= Required action =
Copy the records that follow exactly, leaving nothing out.

Data extracted from a collection:
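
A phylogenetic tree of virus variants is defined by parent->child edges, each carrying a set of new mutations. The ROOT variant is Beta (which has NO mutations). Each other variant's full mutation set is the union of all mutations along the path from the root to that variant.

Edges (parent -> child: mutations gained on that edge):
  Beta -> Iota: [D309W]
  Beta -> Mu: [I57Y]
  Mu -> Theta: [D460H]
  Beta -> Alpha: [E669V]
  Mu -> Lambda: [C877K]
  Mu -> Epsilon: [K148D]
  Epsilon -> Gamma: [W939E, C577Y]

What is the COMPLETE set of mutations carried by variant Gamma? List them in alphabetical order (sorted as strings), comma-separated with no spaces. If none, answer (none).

Answer: C577Y,I57Y,K148D,W939E

Derivation:
At Beta: gained [] -> total []
At Mu: gained ['I57Y'] -> total ['I57Y']
At Epsilon: gained ['K148D'] -> total ['I57Y', 'K148D']
At Gamma: gained ['W939E', 'C577Y'] -> total ['C577Y', 'I57Y', 'K148D', 'W939E']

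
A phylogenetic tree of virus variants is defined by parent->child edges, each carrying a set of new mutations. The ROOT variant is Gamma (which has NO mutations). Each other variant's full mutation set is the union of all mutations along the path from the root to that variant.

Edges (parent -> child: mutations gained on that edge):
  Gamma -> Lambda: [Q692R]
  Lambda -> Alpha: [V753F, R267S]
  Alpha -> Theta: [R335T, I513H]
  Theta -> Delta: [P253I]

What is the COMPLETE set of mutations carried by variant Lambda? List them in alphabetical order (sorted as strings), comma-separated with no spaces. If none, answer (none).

Answer: Q692R

Derivation:
At Gamma: gained [] -> total []
At Lambda: gained ['Q692R'] -> total ['Q692R']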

= Task solution =
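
A phylogenetic tree of virus variants is defined by parent->child edges, each carrying a set of new mutations. The ROOT variant is Beta (which has NO mutations). Each other variant's full mutation set is the union of all mutations along the path from the root to that variant.

Edges (parent -> child: mutations gained on that edge):
  Beta -> Iota: [D309W]
  Beta -> Mu: [I57Y]
  Mu -> Theta: [D460H]
  Beta -> Alpha: [E669V]
  Mu -> Lambda: [C877K]
  Mu -> Epsilon: [K148D]
  Epsilon -> Gamma: [W939E, C577Y]

What is the COMPLETE set of mutations carried by variant Gamma? List them in alphabetical order (sorted as strings), comma-separated with no spaces. If none, answer (none).

Answer: C577Y,I57Y,K148D,W939E

Derivation:
At Beta: gained [] -> total []
At Mu: gained ['I57Y'] -> total ['I57Y']
At Epsilon: gained ['K148D'] -> total ['I57Y', 'K148D']
At Gamma: gained ['W939E', 'C577Y'] -> total ['C577Y', 'I57Y', 'K148D', 'W939E']

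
A phylogenetic tree of virus variants is defined by parent->child edges, each carrying a set of new mutations. The ROOT variant is Gamma (which has NO mutations). Each other variant's full mutation set is the union of all mutations along the path from the root to that variant.

Edges (parent -> child: mutations gained on that edge):
  Gamma -> Lambda: [Q692R]
  Lambda -> Alpha: [V753F, R267S]
  Alpha -> Theta: [R335T, I513H]
  Theta -> Delta: [P253I]

What is the COMPLETE set of mutations carried by variant Lambda? List them in alphabetical order (sorted as strings), comma-separated with no spaces. If none, answer (none).

Answer: Q692R

Derivation:
At Gamma: gained [] -> total []
At Lambda: gained ['Q692R'] -> total ['Q692R']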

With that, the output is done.